Your answer should consist of every line in the records that holds "range".
── Entries provided
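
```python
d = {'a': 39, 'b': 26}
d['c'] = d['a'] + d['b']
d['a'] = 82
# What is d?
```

After line 1: d = {'a': 39, 'b': 26}
After line 2 (d['c'] = 39 + 26): d = {'a': 39, 'b': 26, 'c': 65}
After line 3: d = {'a': 82, 'b': 26, 'c': 65}

{'a': 82, 'b': 26, 'c': 65}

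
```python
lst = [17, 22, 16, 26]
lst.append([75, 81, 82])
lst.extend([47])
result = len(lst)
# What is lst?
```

After line 1: lst = [17, 22, 16, 26]
After line 2 (append adds [75, 81, 82] as single element): lst = [17, 22, 16, 26, [75, 81, 82]]
After line 3 (extend unpacks [47], adds 47): lst = [17, 22, 16, 26, [75, 81, 82], 47]
After line 4: result = len(lst) = 6

[17, 22, 16, 26, [75, 81, 82], 47]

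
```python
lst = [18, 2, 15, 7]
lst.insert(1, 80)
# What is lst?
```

[18, 80, 2, 15, 7]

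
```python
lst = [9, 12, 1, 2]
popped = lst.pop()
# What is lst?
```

[9, 12, 1]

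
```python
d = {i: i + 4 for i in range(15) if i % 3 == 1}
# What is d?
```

{1: 5, 4: 8, 7: 11, 10: 14, 13: 17}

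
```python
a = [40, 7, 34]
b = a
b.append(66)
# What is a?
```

After line 1: a = [40, 7, 34]
After line 2 (b = a is an alias, same object): a = [40, 7, 34], b = [40, 7, 34]
After line 3 (b.append mutates the shared list): a = [40, 7, 34, 66], b = [40, 7, 34, 66]

[40, 7, 34, 66]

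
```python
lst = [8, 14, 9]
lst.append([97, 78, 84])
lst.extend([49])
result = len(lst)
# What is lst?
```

After line 1: lst = [8, 14, 9]
After line 2 (append adds [97, 78, 84] as single element): lst = [8, 14, 9, [97, 78, 84]]
After line 3 (extend unpacks [49], adds 49): lst = [8, 14, 9, [97, 78, 84], 49]
After line 4: result = len(lst) = 5

[8, 14, 9, [97, 78, 84], 49]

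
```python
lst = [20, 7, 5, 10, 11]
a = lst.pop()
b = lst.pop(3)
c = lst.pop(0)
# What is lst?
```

After line 1: lst = [20, 7, 5, 10, 11]
After line 2 (pop() -> a = 11): lst = [20, 7, 5, 10]
After line 3 (pop(3) -> b = 10): lst = [20, 7, 5]
After line 4 (pop(0) -> c = 20): lst = [7, 5]

[7, 5]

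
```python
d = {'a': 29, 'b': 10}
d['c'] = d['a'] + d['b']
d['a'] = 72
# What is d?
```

After line 1: d = {'a': 29, 'b': 10}
After line 2 (d['c'] = 29 + 10): d = {'a': 29, 'b': 10, 'c': 39}
After line 3: d = {'a': 72, 'b': 10, 'c': 39}

{'a': 72, 'b': 10, 'c': 39}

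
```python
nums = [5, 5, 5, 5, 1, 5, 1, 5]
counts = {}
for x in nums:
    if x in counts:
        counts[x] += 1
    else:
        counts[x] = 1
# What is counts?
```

Initial: counts = {}, nums = [5, 5, 5, 5, 1, 5, 1, 5]
See 5: counts = {5: 1}
See 5: counts = {5: 2}
See 5: counts = {5: 3}
See 5: counts = {5: 4}
See 1: counts = {5: 4, 1: 1}
See 5: counts = {5: 5, 1: 1}
See 1: counts = {5: 5, 1: 2}
See 5: counts = {5: 6, 1: 2}

{5: 6, 1: 2}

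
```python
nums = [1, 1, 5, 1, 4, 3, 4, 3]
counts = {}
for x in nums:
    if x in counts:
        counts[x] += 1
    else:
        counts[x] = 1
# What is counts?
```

Initial: counts = {}, nums = [1, 1, 5, 1, 4, 3, 4, 3]
See 1: counts = {1: 1}
See 1: counts = {1: 2}
See 5: counts = {1: 2, 5: 1}
See 1: counts = {1: 3, 5: 1}
See 4: counts = {1: 3, 5: 1, 4: 1}
See 3: counts = {1: 3, 5: 1, 4: 1, 3: 1}
See 4: counts = {1: 3, 5: 1, 4: 2, 3: 1}
See 3: counts = {1: 3, 5: 1, 4: 2, 3: 2}

{1: 3, 5: 1, 4: 2, 3: 2}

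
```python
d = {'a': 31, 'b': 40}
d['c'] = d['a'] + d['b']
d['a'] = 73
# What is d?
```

After line 1: d = {'a': 31, 'b': 40}
After line 2 (d['c'] = 31 + 40): d = {'a': 31, 'b': 40, 'c': 71}
After line 3: d = {'a': 73, 'b': 40, 'c': 71}

{'a': 73, 'b': 40, 'c': 71}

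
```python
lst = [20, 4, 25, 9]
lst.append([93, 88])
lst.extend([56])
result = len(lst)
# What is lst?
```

After line 1: lst = [20, 4, 25, 9]
After line 2 (append adds [93, 88] as single element): lst = [20, 4, 25, 9, [93, 88]]
After line 3 (extend unpacks [56], adds 56): lst = [20, 4, 25, 9, [93, 88], 56]
After line 4: result = len(lst) = 6

[20, 4, 25, 9, [93, 88], 56]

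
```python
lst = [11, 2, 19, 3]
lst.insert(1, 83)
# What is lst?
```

[11, 83, 2, 19, 3]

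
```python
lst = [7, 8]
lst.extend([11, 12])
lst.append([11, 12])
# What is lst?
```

After line 1: lst = [7, 8]
After line 2 (extend unpacks [11, 12]): lst = [7, 8, 11, 12]
After line 3 (append adds [11, 12] as single element): lst = [7, 8, 11, 12, [11, 12]]

[7, 8, 11, 12, [11, 12]]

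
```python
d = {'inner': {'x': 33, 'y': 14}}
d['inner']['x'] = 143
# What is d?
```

After line 1: d = {'inner': {'x': 33, 'y': 14}}
After line 2 (inner x overwritten): d = {'inner': {'x': 143, 'y': 14}}

{'inner': {'x': 143, 'y': 14}}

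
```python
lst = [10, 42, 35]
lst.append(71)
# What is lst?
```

[10, 42, 35, 71]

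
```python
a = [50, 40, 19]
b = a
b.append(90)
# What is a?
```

After line 1: a = [50, 40, 19]
After line 2 (b = a is an alias, same object): a = [50, 40, 19], b = [50, 40, 19]
After line 3 (b.append mutates the shared list): a = [50, 40, 19, 90], b = [50, 40, 19, 90]

[50, 40, 19, 90]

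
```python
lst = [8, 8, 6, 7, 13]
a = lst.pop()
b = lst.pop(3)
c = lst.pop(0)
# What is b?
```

After line 1: lst = [8, 8, 6, 7, 13]
After line 2 (pop() -> a = 13): lst = [8, 8, 6, 7]
After line 3 (pop(3) -> b = 7): lst = [8, 8, 6]
After line 4 (pop(0) -> c = 8): lst = [8, 6]

7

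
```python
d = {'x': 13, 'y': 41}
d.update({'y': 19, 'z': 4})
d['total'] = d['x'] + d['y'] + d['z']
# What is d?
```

After line 1: d = {'x': 13, 'y': 41}
After line 2 (y overwritten, z added): d = {'x': 13, 'y': 19, 'z': 4}
After line 3 (total = 13 + 19 + 4 = 36): d = {'x': 13, 'y': 19, 'z': 4, 'total': 36}

{'x': 13, 'y': 19, 'z': 4, 'total': 36}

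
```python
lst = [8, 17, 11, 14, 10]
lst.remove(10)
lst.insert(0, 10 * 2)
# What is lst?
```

After line 1: lst = [8, 17, 11, 14, 10]
After line 2 (remove first 10): lst = [8, 17, 11, 14]
After line 3 (insert 20 at index 0): lst = [20, 8, 17, 11, 14]

[20, 8, 17, 11, 14]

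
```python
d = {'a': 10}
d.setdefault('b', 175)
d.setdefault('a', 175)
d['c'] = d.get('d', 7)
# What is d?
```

After line 1: d = {'a': 10}
After line 2 (setdefault adds 'b'=175): d = {'a': 10, 'b': 175}
After line 3 (setdefault 'a' no-op, already exists): d = {'a': 10, 'b': 175}
After line 4 (get('d', 7) returns default since 'd' not in d): d = {'a': 10, 'b': 175, 'c': 7}

{'a': 10, 'b': 175, 'c': 7}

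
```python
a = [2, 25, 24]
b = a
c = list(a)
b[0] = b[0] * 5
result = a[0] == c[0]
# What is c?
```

After line 1: a = [2, 25, 24]
After line 2 (b = a, alias): a = [2, 25, 24], b = [2, 25, 24]
After line 3 (c = list(a) is a copy, new object): c = [2, 25, 24]
After line 4 (b[0] = 2 * 5 = 10; mutates shared a/b): a = b = [10, 25, 24], c = [2, 25, 24]
After line 5 (a[0] = 10, c[0] = 2; result = False)

[2, 25, 24]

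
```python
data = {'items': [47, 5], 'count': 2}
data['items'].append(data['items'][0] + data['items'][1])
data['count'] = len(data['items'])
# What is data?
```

After line 1: data = {'items': [47, 5], 'count': 2}
After line 2 (append 47 + 5 = 52): data = {'items': [47, 5, 52], 'count': 2}
After line 3 (count = len(items) = 3): data = {'items': [47, 5, 52], 'count': 3}

{'items': [47, 5, 52], 'count': 3}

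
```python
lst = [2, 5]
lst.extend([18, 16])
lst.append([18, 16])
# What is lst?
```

After line 1: lst = [2, 5]
After line 2 (extend unpacks [18, 16]): lst = [2, 5, 18, 16]
After line 3 (append adds [18, 16] as single element): lst = [2, 5, 18, 16, [18, 16]]

[2, 5, 18, 16, [18, 16]]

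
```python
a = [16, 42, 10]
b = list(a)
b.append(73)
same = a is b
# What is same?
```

After line 1: a = [16, 42, 10]
After line 2 (b = list(a) is a shallow copy, new object): a = [16, 42, 10], b = [16, 42, 10]
After line 3 (append only mutates b): a = [16, 42, 10], b = [16, 42, 10, 73]
After line 4 (same = a is b; different objects -> False): same = False

False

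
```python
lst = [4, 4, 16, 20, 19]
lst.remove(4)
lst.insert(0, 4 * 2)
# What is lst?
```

After line 1: lst = [4, 4, 16, 20, 19]
After line 2 (remove first 4): lst = [4, 16, 20, 19]
After line 3 (insert 8 at index 0): lst = [8, 4, 16, 20, 19]

[8, 4, 16, 20, 19]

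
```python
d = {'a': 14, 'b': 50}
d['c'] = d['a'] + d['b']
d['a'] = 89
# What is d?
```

After line 1: d = {'a': 14, 'b': 50}
After line 2 (d['c'] = 14 + 50): d = {'a': 14, 'b': 50, 'c': 64}
After line 3: d = {'a': 89, 'b': 50, 'c': 64}

{'a': 89, 'b': 50, 'c': 64}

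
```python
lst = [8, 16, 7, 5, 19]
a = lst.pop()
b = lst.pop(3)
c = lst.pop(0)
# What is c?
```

After line 1: lst = [8, 16, 7, 5, 19]
After line 2 (pop() -> a = 19): lst = [8, 16, 7, 5]
After line 3 (pop(3) -> b = 5): lst = [8, 16, 7]
After line 4 (pop(0) -> c = 8): lst = [16, 7]

8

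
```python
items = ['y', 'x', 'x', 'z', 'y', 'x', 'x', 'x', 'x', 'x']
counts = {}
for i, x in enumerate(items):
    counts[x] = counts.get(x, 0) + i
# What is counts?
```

Initial: counts = {}, items = ['y', 'x', 'x', 'z', 'y', 'x', 'x', 'x', 'x', 'x']
i=0, x='y': counts = {'y': 0}
i=1, x='x': counts = {'y': 0, 'x': 1}
i=2, x='x': counts = {'y': 0, 'x': 3}
i=3, x='z': counts = {'y': 0, 'x': 3, 'z': 3}
i=4, x='y': counts = {'y': 4, 'x': 3, 'z': 3}
i=5, x='x': counts = {'y': 4, 'x': 8, 'z': 3}
i=6, x='x': counts = {'y': 4, 'x': 14, 'z': 3}
i=7, x='x': counts = {'y': 4, 'x': 21, 'z': 3}
i=8, x='x': counts = {'y': 4, 'x': 29, 'z': 3}
i=9, x='x': counts = {'y': 4, 'x': 38, 'z': 3}

{'y': 4, 'x': 38, 'z': 3}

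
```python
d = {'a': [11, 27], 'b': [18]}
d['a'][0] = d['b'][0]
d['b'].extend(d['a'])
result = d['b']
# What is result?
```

After line 1: d = {'a': [11, 27], 'b': [18]}
After line 2 (a[0] = b[0] = 18): d = {'a': [18, 27], 'b': [18]}
After line 3 (b.extend(a) appends [18, 27]): d = {'a': [18, 27], 'b': [18, 18, 27]}
After line 4: result = d['b'] = [18, 18, 27]

[18, 18, 27]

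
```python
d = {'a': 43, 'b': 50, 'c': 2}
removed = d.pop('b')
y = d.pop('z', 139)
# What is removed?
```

After line 1: d = {'a': 43, 'b': 50, 'c': 2}
After line 2 (pop 'b' returns 50): d = {'a': 43, 'c': 2}, removed = 50
After line 3 (pop 'z' missing, returns default 139): d = {'a': 43, 'c': 2}, y = 139

50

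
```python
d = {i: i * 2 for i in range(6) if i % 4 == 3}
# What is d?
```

{3: 6}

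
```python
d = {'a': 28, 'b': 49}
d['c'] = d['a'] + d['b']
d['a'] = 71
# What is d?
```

After line 1: d = {'a': 28, 'b': 49}
After line 2 (d['c'] = 28 + 49): d = {'a': 28, 'b': 49, 'c': 77}
After line 3: d = {'a': 71, 'b': 49, 'c': 77}

{'a': 71, 'b': 49, 'c': 77}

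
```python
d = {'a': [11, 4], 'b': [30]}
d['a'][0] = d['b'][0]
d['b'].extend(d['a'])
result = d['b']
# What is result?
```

After line 1: d = {'a': [11, 4], 'b': [30]}
After line 2 (a[0] = b[0] = 30): d = {'a': [30, 4], 'b': [30]}
After line 3 (b.extend(a) appends [30, 4]): d = {'a': [30, 4], 'b': [30, 30, 4]}
After line 4: result = d['b'] = [30, 30, 4]

[30, 30, 4]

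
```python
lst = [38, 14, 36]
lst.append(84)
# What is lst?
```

[38, 14, 36, 84]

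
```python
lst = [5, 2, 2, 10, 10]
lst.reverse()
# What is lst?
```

[10, 10, 2, 2, 5]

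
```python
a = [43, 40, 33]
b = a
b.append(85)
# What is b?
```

After line 1: a = [43, 40, 33]
After line 2 (b = a is an alias, same object): a = [43, 40, 33], b = [43, 40, 33]
After line 3 (b.append mutates the shared list): a = [43, 40, 33, 85], b = [43, 40, 33, 85]

[43, 40, 33, 85]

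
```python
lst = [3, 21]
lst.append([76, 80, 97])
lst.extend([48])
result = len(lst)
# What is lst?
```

After line 1: lst = [3, 21]
After line 2 (append adds [76, 80, 97] as single element): lst = [3, 21, [76, 80, 97]]
After line 3 (extend unpacks [48], adds 48): lst = [3, 21, [76, 80, 97], 48]
After line 4: result = len(lst) = 4

[3, 21, [76, 80, 97], 48]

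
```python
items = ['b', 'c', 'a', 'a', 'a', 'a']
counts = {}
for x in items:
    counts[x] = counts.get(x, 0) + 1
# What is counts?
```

Initial: counts = {}, items = ['b', 'c', 'a', 'a', 'a', 'a']
See 'b': counts = {'b': 1}
See 'c': counts = {'b': 1, 'c': 1}
See 'a': counts = {'b': 1, 'c': 1, 'a': 1}
See 'a': counts = {'b': 1, 'c': 1, 'a': 2}
See 'a': counts = {'b': 1, 'c': 1, 'a': 3}
See 'a': counts = {'b': 1, 'c': 1, 'a': 4}

{'b': 1, 'c': 1, 'a': 4}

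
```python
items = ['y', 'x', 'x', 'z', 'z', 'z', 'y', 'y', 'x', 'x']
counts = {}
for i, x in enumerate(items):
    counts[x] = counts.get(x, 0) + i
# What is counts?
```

Initial: counts = {}, items = ['y', 'x', 'x', 'z', 'z', 'z', 'y', 'y', 'x', 'x']
i=0, x='y': counts = {'y': 0}
i=1, x='x': counts = {'y': 0, 'x': 1}
i=2, x='x': counts = {'y': 0, 'x': 3}
i=3, x='z': counts = {'y': 0, 'x': 3, 'z': 3}
i=4, x='z': counts = {'y': 0, 'x': 3, 'z': 7}
i=5, x='z': counts = {'y': 0, 'x': 3, 'z': 12}
i=6, x='y': counts = {'y': 6, 'x': 3, 'z': 12}
i=7, x='y': counts = {'y': 13, 'x': 3, 'z': 12}
i=8, x='x': counts = {'y': 13, 'x': 11, 'z': 12}
i=9, x='x': counts = {'y': 13, 'x': 20, 'z': 12}

{'y': 13, 'x': 20, 'z': 12}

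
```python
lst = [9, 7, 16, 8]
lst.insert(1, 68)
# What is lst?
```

[9, 68, 7, 16, 8]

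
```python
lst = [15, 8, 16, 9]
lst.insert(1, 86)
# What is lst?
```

[15, 86, 8, 16, 9]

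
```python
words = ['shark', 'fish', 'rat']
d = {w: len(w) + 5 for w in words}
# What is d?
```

{'shark': 10, 'fish': 9, 'rat': 8}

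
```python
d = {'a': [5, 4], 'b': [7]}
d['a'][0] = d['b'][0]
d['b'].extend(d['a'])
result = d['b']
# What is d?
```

After line 1: d = {'a': [5, 4], 'b': [7]}
After line 2 (a[0] = b[0] = 7): d = {'a': [7, 4], 'b': [7]}
After line 3 (b.extend(a) appends [7, 4]): d = {'a': [7, 4], 'b': [7, 7, 4]}
After line 4: result = d['b'] = [7, 7, 4]

{'a': [7, 4], 'b': [7, 7, 4]}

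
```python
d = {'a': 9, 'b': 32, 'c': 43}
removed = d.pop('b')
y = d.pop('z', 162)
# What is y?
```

After line 1: d = {'a': 9, 'b': 32, 'c': 43}
After line 2 (pop 'b' returns 32): d = {'a': 9, 'c': 43}, removed = 32
After line 3 (pop 'z' missing, returns default 162): d = {'a': 9, 'c': 43}, y = 162

162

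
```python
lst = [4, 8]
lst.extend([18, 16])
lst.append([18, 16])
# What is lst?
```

After line 1: lst = [4, 8]
After line 2 (extend unpacks [18, 16]): lst = [4, 8, 18, 16]
After line 3 (append adds [18, 16] as single element): lst = [4, 8, 18, 16, [18, 16]]

[4, 8, 18, 16, [18, 16]]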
────
- **Answer**
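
d = {i: i + 4 for i in range(15) if i % 3 == 1}
d = {i: i * 2 for i in range(6) if i % 4 == 3}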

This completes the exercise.